+++ ENTRIES SHOWN +++
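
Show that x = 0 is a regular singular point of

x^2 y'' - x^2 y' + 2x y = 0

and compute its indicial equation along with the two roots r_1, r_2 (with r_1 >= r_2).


Divide by x^2 to reach normal form y'' + P_1(x) y' + P_2(x) y = 0 with P_1(x) = -1 and P_2(x) = 2/x.
x = 0 is a singular point because the y-coefficient 2/x has a pole at x = 0.
It is a regular singular point because x P_1(x) = p(x) = -x and x^2 P_2(x) = q(x) = 2x are polynomials, hence analytic at x = 0.
p(0) = 0,  q(0) = 0.
Indicial equation: r(r-1) + p(0) r + q(0) = 0, i.e. r^2 + (p(0) - 1) r + q(0) = 0, i.e. r^2 - 1 r = 0.
Discriminant: (-1)^2 - 4(0) = 1, so r = (1 ± 1)/2.
Solving: r_1 = 1, r_2 = 0.

indicial: r^2 - 1 r = 0; roots r_1 = 1, r_2 = 0


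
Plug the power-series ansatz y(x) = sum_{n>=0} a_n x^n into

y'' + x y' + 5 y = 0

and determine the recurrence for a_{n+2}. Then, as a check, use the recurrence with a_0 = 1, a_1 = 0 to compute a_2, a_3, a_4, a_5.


Substitute y = sum_n a_n x^n.
y''(x) has coefficient (n+2)(n+1) a_{n+2} at x^n;
x y'(x) has coefficient n a_n at x^n (shift);
5 y(x) has coefficient 5 a_n at x^n.
Matching x^n: (n+2)(n+1) a_{n+2} + (n + 5) a_n = 0.
Thus a_{n+2} = (-n - 5) / ((n+1)(n+2)) * a_n.

Check with a_0 = 1, a_1 = 0 (apply the recurrence for n = 0, 1, 2, 3): a_0 = 1, a_1 = 0, a_2 = -5/2, a_3 = 0, a_4 = 35/24, a_5 = 0.

a_(n+2) = (-n - 5) / ((n+1)(n+2)) * a_n; check: a_0 = 1, a_1 = 0, a_2 = -5/2, a_3 = 0, a_4 = 35/24, a_5 = 0


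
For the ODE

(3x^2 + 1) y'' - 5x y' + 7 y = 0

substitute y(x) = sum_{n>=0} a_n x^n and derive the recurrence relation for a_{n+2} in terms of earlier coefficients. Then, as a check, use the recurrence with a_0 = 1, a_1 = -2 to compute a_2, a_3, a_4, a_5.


Substitute y = sum_n a_n x^n.
(1 + 3 x^2) y'' contributes (n+2)(n+1) a_{n+2} + 3 n(n-1) a_n at x^n.
-5 x y'(x) contributes -5 n a_n at x^n.
7 y(x) contributes 7 a_n at x^n.
Matching x^n: (n+2)(n+1) a_{n+2} + (3 n(n-1) - 5 n + 7) a_n = 0.
Thus a_{n+2} = (-3 n(n-1) + 5 n - 7) / ((n+1)(n+2)) * a_n.

Check with a_0 = 1, a_1 = -2 (apply the recurrence for n = 0, 1, 2, 3): a_0 = 1, a_1 = -2, a_2 = -7/2, a_3 = 2/3, a_4 = 7/8, a_5 = -1/3.

a_(n+2) = (-3 n(n-1) + 5 n - 7) / ((n+1)(n+2)) * a_n; check: a_0 = 1, a_1 = -2, a_2 = -7/2, a_3 = 2/3, a_4 = 7/8, a_5 = -1/3


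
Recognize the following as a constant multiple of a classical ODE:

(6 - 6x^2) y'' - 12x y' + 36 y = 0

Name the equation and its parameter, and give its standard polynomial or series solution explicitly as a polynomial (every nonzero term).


All three coefficients share the factor 6; dividing through by 6 gives  (1 - x^2) y'' - 2x y' + 6 y = 0.
This matches the Legendre equation (1 - x^2) y'' - 2x y' + n(n+1) y = 0 (note the -2x y' term) with n(n+1) = 6, so n = 2; the polynomial solution is P_2(x).
With y = sum_k a_k x^k, matching x^k gives (k+2)(k+1) a_{k+2} = [k(k+1) - n(n+1)] a_k = (k - 2)(k + 3) a_k. The right side vanishes at k = 2, so the series with the parity of 2 terminates at degree 2.
Standard normalization (P_n(1) = 1): leading coefficient (2n)!/(2^n (n!)^2) = 24/(4*4) = 3/2, so a_2 = 3/2. Work downward with a_k = (k+1)(k+2) a_{k+2} / ((k - 2)(k + 3)):
  a_0 = (1)(2)(3/2) / ((0 - 2)(0 + 3)) = 3/(-6) = -1/2
Hence P_2(x) = 3 x^2/2 - 1/2.

P_2(x); series = 3 x^2/2 - 1/2


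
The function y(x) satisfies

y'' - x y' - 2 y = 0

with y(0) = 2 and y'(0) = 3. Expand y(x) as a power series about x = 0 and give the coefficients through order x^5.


Ansatz: y(x) = sum_{n>=0} a_n x^n, so y'(x) = sum_{n>=1} n a_n x^(n-1) and y''(x) = sum_{n>=2} n(n-1) a_n x^(n-2).
Substitute into P(x) y'' + Q(x) y' + R(x) y = 0 with P(x) = 1, Q(x) = -x, R(x) = -2, and match powers of x.
Initial conditions: a_0 = 2, a_1 = 3.
Setting the coefficient of each power of x to zero and solving order by order (substituting the coefficients already found):
  x^0: 2 a_2 - 2 a_0 = 0  ->  2 a_2 = 2 a_0 = 4  ->  a_2 = 2
  x^1: 6 a_3 - 3 a_1 = 0  ->  6 a_3 = 3 a_1 = 9  ->  a_3 = 3/2
  x^2: 12 a_4 - 4 a_2 = 0  ->  12 a_4 = 4 a_2 = 8  ->  a_4 = 2/3
  x^3: 20 a_5 - 5 a_3 = 0  ->  20 a_5 = 5 a_3 = 15/2  ->  a_5 = 3/8
Truncated series: y(x) = 2 + 3 x + 2 x^2 + (3/2) x^3 + (2/3) x^4 + (3/8) x^5 + O(x^6).

a_0 = 2; a_1 = 3; a_2 = 2; a_3 = 3/2; a_4 = 2/3; a_5 = 3/8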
+++
**WHAT IS NEEDED:** Set down, unchanged, only those lines above that fall between the line with "y'' + x y' + 5 y = 0" and the line with "(3x^2 + 1) y'' - 5x y' + 7 y = 0", the two end lines included.

**SOLUTION FOR THIS PROBLEM:**
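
y'' + x y' + 5 y = 0

and determine the recurrence for a_{n+2}. Then, as a check, use the recurrence with a_0 = 1, a_1 = 0 to compute a_2, a_3, a_4, a_5.


Substitute y = sum_n a_n x^n.
y''(x) has coefficient (n+2)(n+1) a_{n+2} at x^n;
x y'(x) has coefficient n a_n at x^n (shift);
5 y(x) has coefficient 5 a_n at x^n.
Matching x^n: (n+2)(n+1) a_{n+2} + (n + 5) a_n = 0.
Thus a_{n+2} = (-n - 5) / ((n+1)(n+2)) * a_n.

Check with a_0 = 1, a_1 = 0 (apply the recurrence for n = 0, 1, 2, 3): a_0 = 1, a_1 = 0, a_2 = -5/2, a_3 = 0, a_4 = 35/24, a_5 = 0.

a_(n+2) = (-n - 5) / ((n+1)(n+2)) * a_n; check: a_0 = 1, a_1 = 0, a_2 = -5/2, a_3 = 0, a_4 = 35/24, a_5 = 0


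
For the ODE

(3x^2 + 1) y'' - 5x y' + 7 y = 0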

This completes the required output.